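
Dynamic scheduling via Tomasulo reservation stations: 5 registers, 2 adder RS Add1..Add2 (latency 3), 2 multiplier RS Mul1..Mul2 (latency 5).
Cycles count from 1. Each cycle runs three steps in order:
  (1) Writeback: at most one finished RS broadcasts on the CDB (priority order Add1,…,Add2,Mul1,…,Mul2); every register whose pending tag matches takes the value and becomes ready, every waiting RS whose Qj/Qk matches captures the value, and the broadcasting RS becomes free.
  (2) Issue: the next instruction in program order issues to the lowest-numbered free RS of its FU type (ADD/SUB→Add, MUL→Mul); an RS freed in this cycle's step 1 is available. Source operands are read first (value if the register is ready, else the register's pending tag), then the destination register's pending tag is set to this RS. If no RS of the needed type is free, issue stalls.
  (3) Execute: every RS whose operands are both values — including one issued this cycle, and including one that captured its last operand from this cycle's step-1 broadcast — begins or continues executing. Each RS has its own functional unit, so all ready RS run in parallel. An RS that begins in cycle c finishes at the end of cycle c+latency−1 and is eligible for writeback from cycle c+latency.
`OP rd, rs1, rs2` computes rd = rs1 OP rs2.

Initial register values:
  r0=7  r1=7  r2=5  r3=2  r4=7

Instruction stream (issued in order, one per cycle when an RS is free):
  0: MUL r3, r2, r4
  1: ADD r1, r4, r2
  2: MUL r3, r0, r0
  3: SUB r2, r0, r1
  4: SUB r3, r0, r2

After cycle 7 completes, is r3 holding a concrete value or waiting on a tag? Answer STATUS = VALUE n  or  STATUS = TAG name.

STATUS = TAG Add1

c1: issue MUL r3<-Mul1 | r0:7,r1:7,r2:5,r3:Mul1,r4:7
c2: issue ADD r1<-Add1 | r0:7,r1:Add1,r2:5,r3:Mul1,r4:7
c3: issue MUL r3<-Mul2 | r0:7,r1:Add1,r2:5,r3:Mul2,r4:7
c4: issue SUB r2<-Add2 | r0:7,r1:Add1,r2:Add2,r3:Mul2,r4:7
c5: CDB Add1=12; issue SUB r3<-Add1 | r0:7,r1:12,r2:Add2,r3:Add1,r4:7
c6: CDB Mul1=35 | r0:7,r1:12,r2:Add2,r3:Add1,r4:7
c7: - | r0:7,r1:12,r2:Add2,r3:Add1,r4:7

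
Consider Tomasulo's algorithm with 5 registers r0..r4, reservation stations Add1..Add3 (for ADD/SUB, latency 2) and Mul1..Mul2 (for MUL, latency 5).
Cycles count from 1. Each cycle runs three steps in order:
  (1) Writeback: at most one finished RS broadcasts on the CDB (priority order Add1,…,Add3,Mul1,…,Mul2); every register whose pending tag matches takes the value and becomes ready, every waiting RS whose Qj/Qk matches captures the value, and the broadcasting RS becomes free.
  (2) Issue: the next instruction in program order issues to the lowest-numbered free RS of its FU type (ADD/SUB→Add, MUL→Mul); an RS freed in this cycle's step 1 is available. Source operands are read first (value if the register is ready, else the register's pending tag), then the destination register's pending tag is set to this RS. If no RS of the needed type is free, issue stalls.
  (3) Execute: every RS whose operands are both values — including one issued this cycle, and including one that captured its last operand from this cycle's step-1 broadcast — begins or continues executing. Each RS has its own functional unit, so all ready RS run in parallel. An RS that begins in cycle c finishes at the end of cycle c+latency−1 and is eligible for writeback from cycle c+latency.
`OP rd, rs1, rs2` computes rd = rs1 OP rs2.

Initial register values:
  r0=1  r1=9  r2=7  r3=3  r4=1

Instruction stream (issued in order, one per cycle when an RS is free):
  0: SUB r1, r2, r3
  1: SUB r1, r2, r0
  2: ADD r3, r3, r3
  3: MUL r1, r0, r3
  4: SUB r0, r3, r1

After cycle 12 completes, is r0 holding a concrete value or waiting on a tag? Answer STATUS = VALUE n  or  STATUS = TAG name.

STATUS = VALUE 0

  c1: issue SUB r1<-Add1  regs: r0:1,r1:Add1,r2:7,r3:3,r4:1
  c2: issue SUB r1<-Add2  regs: r0:1,r1:Add2,r2:7,r3:3,r4:1
  c3: CDB Add1=4; issue ADD r3<-Add1  regs: r0:1,r1:Add2,r2:7,r3:Add1,r4:1
  c4: CDB Add2=6; issue MUL r1<-Mul1  regs: r0:1,r1:Mul1,r2:7,r3:Add1,r4:1
  c5: CDB Add1=6; issue SUB r0<-Add1  regs: r0:Add1,r1:Mul1,r2:7,r3:6,r4:1
  c6: -  regs: r0:Add1,r1:Mul1,r2:7,r3:6,r4:1
  c7: -  regs: r0:Add1,r1:Mul1,r2:7,r3:6,r4:1
  c8: -  regs: r0:Add1,r1:Mul1,r2:7,r3:6,r4:1
  c9: -  regs: r0:Add1,r1:Mul1,r2:7,r3:6,r4:1
  c10: CDB Mul1=6  regs: r0:Add1,r1:6,r2:7,r3:6,r4:1
  c11: -  regs: r0:Add1,r1:6,r2:7,r3:6,r4:1
  c12: CDB Add1=0  regs: r0:0,r1:6,r2:7,r3:6,r4:1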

::::::::

=== Problem to solve ===
Each line holding "reservation" should be copied from the material above.

=== Result of this exercise ===
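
Dynamic scheduling via Tomasulo reservation stations: 5 registers, 2 adder RS Add1..Add2 (latency 3), 2 multiplier RS Mul1..Mul2 (latency 5).
Consider Tomasulo's algorithm with 5 registers r0..r4, reservation stations Add1..Add3 (for ADD/SUB, latency 2) and Mul1..Mul2 (for MUL, latency 5).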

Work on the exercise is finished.